Task instructions: Select all lines in the records that include "final".

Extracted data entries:
• • •

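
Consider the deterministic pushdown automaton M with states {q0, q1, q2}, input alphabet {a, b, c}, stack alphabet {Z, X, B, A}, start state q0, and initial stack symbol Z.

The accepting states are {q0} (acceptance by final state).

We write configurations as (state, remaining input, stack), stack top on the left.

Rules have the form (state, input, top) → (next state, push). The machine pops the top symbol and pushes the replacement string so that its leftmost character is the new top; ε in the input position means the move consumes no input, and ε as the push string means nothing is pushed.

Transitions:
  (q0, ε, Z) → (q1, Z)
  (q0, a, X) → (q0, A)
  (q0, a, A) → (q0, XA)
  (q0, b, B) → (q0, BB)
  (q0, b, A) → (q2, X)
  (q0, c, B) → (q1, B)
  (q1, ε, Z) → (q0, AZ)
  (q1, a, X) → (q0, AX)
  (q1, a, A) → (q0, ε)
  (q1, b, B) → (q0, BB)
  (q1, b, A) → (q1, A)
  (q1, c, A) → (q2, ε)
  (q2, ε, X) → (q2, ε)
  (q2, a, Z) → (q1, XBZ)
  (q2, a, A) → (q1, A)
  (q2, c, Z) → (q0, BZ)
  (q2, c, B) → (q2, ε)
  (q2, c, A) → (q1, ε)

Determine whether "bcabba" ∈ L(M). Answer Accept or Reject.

Reject

(q0, bcabba, Z)
  ε-move, top Z: go to q1, push Z → (q1, bcabba, Z)
  ε-move, top Z: go to q0, push AZ → (q0, bcabba, AZ)
  read b, top A: go to q2, push X → (q2, cabba, XZ)
  ε-move, top X: go to q2, push ε → (q2, cabba, Z)
  read c, top Z: go to q0, push BZ → (q0, abba, BZ)
No transition applies at (q0, abba, BZ); input not fully consumed.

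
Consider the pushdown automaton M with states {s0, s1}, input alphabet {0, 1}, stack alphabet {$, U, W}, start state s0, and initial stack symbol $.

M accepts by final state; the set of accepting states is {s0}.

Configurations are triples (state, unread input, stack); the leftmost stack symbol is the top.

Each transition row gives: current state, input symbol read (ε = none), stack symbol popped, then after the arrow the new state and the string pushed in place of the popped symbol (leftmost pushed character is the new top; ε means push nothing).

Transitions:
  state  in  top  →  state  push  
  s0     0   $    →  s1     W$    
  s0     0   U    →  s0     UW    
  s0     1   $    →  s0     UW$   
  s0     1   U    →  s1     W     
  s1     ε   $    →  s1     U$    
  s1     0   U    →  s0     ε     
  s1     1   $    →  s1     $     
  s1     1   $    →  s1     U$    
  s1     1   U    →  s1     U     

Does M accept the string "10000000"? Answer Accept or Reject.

Accept

One accepting computation: (s0, 10000000, $) ⊢ (s0, 0000000, UW$) ⊢ (s0, 000000, UWW$) ⊢ (s0, 00000, UWWW$) ⊢ (s0, 0000, UWWWW$) ⊢ (s0, 000, UWWWWW$) ⊢ (s0, 00, UWWWWWW$) ⊢ (s0, 0, UWWWWWWW$) ⊢ (s0, ε, UWWWWWWWW$)
All input consumed and state s0 ∈ F.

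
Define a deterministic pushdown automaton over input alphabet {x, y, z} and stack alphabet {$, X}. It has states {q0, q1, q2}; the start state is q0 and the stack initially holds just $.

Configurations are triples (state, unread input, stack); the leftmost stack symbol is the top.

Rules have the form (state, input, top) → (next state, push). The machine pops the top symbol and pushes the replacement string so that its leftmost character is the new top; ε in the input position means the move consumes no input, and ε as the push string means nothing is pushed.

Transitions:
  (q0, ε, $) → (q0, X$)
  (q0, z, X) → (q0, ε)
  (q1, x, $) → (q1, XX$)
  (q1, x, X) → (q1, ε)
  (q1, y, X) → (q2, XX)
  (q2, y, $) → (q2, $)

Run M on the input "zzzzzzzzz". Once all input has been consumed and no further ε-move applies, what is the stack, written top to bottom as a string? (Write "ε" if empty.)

X$

(q0, zzzzzzzzz, $)
  ε-move, top $: go to q0, push X$ → (q0, zzzzzzzzz, X$)
  read z, top X: go to q0, push ε → (q0, zzzzzzzz, $)
  ε-move, top $: go to q0, push X$ → (q0, zzzzzzzz, X$)
  read z, top X: go to q0, push ε → (q0, zzzzzzz, $)
  ε-move, top $: go to q0, push X$ → (q0, zzzzzzz, X$)
  read z, top X: go to q0, push ε → (q0, zzzzzz, $)
  ε-move, top $: go to q0, push X$ → (q0, zzzzzz, X$)
  read z, top X: go to q0, push ε → (q0, zzzzz, $)
  ε-move, top $: go to q0, push X$ → (q0, zzzzz, X$)
  read z, top X: go to q0, push ε → (q0, zzzz, $)
  ε-move, top $: go to q0, push X$ → (q0, zzzz, X$)
  read z, top X: go to q0, push ε → (q0, zzz, $)
  ε-move, top $: go to q0, push X$ → (q0, zzz, X$)
  read z, top X: go to q0, push ε → (q0, zz, $)
  ε-move, top $: go to q0, push X$ → (q0, zz, X$)
  read z, top X: go to q0, push ε → (q0, z, $)
  ε-move, top $: go to q0, push X$ → (q0, z, X$)
  read z, top X: go to q0, push ε → (q0, ε, $)
  ε-move, top $: go to q0, push X$ → (q0, ε, X$)
All input consumed in state q0 with stack X$.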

• • •

Result:
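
The accepting states are {q0} (acceptance by final state).
M accepts by final state; the set of accepting states is {s0}.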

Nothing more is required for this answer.